[Collected data]
Start of Block

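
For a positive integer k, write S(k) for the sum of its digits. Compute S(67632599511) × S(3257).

918

S(67632599511) = 6+7+6+3+2+5+9+9+5+1+1 = 54.
S(3257) = 3+2+5+7 = 17.
54 · 17 = 918.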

End of Block

WHAT IS BEING ASKED:
The data must be duplicated exactly, with nothing left out.

FINISHED TASK:
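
For a positive integer k, write S(k) for the sum of its digits. Compute S(67632599511) × S(3257).

918

S(67632599511) = 6+7+6+3+2+5+9+9+5+1+1 = 54.
S(3257) = 3+2+5+7 = 17.
54 · 17 = 918.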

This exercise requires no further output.